*Information provided*
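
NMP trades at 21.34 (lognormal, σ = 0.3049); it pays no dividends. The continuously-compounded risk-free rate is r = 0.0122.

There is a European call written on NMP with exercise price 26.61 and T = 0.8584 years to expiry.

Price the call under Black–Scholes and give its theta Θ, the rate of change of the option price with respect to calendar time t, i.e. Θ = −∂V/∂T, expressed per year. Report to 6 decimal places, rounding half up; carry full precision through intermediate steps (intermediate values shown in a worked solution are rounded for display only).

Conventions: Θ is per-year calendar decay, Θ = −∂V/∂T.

σ√T = 0.3049·√0.8584 = 0.282489
d₁ = (ln(S/K) + (r+σ²/2)T) / (σ√T) = (ln(21.34/26.61) + (0.0122+0.3049²/2)·0.8584) / 0.282489 = (-0.220704 + 0.050373) / 0.282489 = -0.602965
d₂ = d₁ − σ√T = -0.602965 − 0.282489 = -0.885454
e^{−rT} = 0.989582
N(d₁) = 0.273266,  N(d₂) = 0.187956
Call price V = S·N(d₁) − K·e^{−rT}·N(d₂) = 5.831498 − 4.949400 = 0.882098
φ(d₁) = (1/√(2π))·e^{−d₁²/2} = 0.332631
Θ = −S·φ(d₁)·σ/(2√T) − r·K·e^{−rT}·N(d₂) = −1.167991 − 0.060383 = -1.228374

price = 0.882098
Θ = -1.228374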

*Exercise directions*
Retype all the material exactly as shown.

*Result of the exercise*
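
NMP trades at 21.34 (lognormal, σ = 0.3049); it pays no dividends. The continuously-compounded risk-free rate is r = 0.0122.

There is a European call written on NMP with exercise price 26.61 and T = 0.8584 years to expiry.

Price the call under Black–Scholes and give its theta Θ, the rate of change of the option price with respect to calendar time t, i.e. Θ = −∂V/∂T, expressed per year. Report to 6 decimal places, rounding half up; carry full precision through intermediate steps (intermediate values shown in a worked solution are rounded for display only).

Conventions: Θ is per-year calendar decay, Θ = −∂V/∂T.

σ√T = 0.3049·√0.8584 = 0.282489
d₁ = (ln(S/K) + (r+σ²/2)T) / (σ√T) = (ln(21.34/26.61) + (0.0122+0.3049²/2)·0.8584) / 0.282489 = (-0.220704 + 0.050373) / 0.282489 = -0.602965
d₂ = d₁ − σ√T = -0.602965 − 0.282489 = -0.885454
e^{−rT} = 0.989582
N(d₁) = 0.273266,  N(d₂) = 0.187956
Call price V = S·N(d₁) − K·e^{−rT}·N(d₂) = 5.831498 − 4.949400 = 0.882098
φ(d₁) = (1/√(2π))·e^{−d₁²/2} = 0.332631
Θ = −S·φ(d₁)·σ/(2√T) − r·K·e^{−rT}·N(d₂) = −1.167991 − 0.060383 = -1.228374

price = 0.882098
Θ = -1.228374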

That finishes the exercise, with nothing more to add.